▶ [Directions] Copy nothing from the entries below except the lines from the one containing "Distance(R, N) = 30.4" through the one containing "Distance(J, F) = 28", and copy those exactly.

____

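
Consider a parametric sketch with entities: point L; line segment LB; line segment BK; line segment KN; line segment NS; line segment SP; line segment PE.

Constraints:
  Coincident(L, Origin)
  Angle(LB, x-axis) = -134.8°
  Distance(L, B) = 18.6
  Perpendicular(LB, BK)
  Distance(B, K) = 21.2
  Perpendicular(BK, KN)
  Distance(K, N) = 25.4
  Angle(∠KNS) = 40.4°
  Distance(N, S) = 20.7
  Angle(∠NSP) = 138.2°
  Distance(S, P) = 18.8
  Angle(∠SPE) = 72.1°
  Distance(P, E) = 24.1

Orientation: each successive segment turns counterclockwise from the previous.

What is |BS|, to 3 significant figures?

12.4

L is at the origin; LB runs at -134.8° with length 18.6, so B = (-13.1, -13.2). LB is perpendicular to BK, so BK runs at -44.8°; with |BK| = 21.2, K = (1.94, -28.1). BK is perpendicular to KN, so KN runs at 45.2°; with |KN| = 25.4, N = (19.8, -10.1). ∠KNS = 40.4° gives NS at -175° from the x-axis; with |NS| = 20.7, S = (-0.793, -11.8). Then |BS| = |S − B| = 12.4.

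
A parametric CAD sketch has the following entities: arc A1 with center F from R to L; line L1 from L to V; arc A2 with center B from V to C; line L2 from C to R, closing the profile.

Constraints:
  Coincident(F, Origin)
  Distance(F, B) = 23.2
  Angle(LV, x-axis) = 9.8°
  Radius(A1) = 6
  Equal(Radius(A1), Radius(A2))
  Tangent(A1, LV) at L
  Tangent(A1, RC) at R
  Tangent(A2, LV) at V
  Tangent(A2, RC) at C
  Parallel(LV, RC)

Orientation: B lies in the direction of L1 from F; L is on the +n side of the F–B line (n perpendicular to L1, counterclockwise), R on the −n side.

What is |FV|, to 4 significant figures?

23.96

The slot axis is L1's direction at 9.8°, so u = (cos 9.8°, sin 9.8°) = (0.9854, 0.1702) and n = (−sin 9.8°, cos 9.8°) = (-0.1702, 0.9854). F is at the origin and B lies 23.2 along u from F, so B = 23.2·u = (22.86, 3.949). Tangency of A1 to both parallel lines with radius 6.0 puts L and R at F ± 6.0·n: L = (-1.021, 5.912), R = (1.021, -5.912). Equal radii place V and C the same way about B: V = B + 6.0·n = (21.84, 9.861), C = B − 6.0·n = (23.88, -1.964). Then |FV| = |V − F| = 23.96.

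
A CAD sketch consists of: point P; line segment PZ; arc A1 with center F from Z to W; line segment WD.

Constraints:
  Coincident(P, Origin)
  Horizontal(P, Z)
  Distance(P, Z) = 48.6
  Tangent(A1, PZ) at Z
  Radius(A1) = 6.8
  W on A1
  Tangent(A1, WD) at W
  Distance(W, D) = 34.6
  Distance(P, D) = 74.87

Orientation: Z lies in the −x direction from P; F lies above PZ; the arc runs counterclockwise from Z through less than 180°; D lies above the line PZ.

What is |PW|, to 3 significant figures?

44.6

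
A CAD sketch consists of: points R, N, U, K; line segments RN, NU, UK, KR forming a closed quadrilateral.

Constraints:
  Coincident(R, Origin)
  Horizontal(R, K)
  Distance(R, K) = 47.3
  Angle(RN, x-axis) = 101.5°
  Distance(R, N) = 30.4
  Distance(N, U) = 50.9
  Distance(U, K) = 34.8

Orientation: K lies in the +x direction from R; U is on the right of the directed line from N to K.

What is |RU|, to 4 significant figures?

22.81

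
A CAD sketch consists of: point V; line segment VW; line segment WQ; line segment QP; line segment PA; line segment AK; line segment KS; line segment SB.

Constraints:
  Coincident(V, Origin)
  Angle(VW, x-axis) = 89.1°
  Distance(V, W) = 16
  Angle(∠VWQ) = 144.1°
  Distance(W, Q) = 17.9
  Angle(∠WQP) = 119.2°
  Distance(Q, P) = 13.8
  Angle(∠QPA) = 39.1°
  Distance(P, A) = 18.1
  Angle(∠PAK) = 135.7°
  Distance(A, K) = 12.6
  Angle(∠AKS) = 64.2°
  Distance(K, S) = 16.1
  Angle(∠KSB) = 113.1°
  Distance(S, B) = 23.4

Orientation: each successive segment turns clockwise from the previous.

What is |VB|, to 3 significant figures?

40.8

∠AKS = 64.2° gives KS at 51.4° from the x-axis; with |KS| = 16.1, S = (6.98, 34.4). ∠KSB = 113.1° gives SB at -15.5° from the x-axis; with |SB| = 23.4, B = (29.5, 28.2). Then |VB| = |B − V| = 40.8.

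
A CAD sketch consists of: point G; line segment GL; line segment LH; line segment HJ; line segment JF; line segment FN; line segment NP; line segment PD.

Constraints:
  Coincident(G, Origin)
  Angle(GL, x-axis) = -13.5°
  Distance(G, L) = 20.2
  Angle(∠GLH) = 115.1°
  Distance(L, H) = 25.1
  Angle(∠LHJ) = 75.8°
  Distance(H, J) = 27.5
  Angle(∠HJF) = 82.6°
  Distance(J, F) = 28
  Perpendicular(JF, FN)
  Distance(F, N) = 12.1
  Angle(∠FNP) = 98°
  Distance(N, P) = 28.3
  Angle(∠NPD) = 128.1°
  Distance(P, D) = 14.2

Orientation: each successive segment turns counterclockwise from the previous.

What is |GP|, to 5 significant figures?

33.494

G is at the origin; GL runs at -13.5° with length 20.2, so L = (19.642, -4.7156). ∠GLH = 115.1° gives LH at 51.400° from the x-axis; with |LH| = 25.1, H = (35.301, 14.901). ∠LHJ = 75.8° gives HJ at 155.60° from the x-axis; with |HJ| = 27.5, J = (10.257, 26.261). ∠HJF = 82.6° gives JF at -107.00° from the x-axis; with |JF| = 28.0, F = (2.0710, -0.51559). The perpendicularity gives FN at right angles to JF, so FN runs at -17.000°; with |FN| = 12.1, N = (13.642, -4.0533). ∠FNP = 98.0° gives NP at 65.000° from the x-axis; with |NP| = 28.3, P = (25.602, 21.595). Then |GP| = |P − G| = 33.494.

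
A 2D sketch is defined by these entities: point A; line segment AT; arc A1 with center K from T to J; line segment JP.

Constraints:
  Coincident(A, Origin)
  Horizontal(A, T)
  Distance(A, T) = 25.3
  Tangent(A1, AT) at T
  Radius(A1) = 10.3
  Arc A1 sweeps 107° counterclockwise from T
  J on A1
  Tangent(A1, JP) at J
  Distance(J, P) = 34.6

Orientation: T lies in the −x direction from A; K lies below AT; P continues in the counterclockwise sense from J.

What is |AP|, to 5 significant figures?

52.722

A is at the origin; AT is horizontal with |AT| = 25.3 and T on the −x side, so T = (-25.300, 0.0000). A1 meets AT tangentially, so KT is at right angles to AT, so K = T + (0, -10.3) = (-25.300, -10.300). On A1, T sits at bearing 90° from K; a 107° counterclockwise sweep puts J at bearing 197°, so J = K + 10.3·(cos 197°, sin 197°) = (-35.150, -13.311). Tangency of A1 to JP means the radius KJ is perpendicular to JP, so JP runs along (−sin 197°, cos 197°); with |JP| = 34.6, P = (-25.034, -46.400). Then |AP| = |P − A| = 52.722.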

____

▶ [Solution for this exercise]
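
  Distance(R, N) = 30.4
  Distance(N, U) = 50.9
  Distance(U, K) = 34.8

Orientation: K lies in the +x direction from R; U is on the right of the directed line from N to K.

What is |RU|, to 4 significant figures?

22.81

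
A CAD sketch consists of: point V; line segment VW; line segment WQ; line segment QP; line segment PA; line segment AK; line segment KS; line segment SB.

Constraints:
  Coincident(V, Origin)
  Angle(VW, x-axis) = 89.1°
  Distance(V, W) = 16
  Angle(∠VWQ) = 144.1°
  Distance(W, Q) = 17.9
  Angle(∠WQP) = 119.2°
  Distance(Q, P) = 13.8
  Angle(∠QPA) = 39.1°
  Distance(P, A) = 18.1
  Angle(∠PAK) = 135.7°
  Distance(A, K) = 12.6
  Angle(∠AKS) = 64.2°
  Distance(K, S) = 16.1
  Angle(∠KSB) = 113.1°
  Distance(S, B) = 23.4

Orientation: each successive segment turns clockwise from the previous.

What is |VB|, to 3 significant figures?

40.8

∠AKS = 64.2° gives KS at 51.4° from the x-axis; with |KS| = 16.1, S = (6.98, 34.4). ∠KSB = 113.1° gives SB at -15.5° from the x-axis; with |SB| = 23.4, B = (29.5, 28.2). Then |VB| = |B − V| = 40.8.

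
A CAD sketch consists of: point G; line segment GL; line segment LH; line segment HJ; line segment JF; line segment FN; line segment NP; line segment PD.

Constraints:
  Coincident(G, Origin)
  Angle(GL, x-axis) = -13.5°
  Distance(G, L) = 20.2
  Angle(∠GLH) = 115.1°
  Distance(L, H) = 25.1
  Angle(∠LHJ) = 75.8°
  Distance(H, J) = 27.5
  Angle(∠HJF) = 82.6°
  Distance(J, F) = 28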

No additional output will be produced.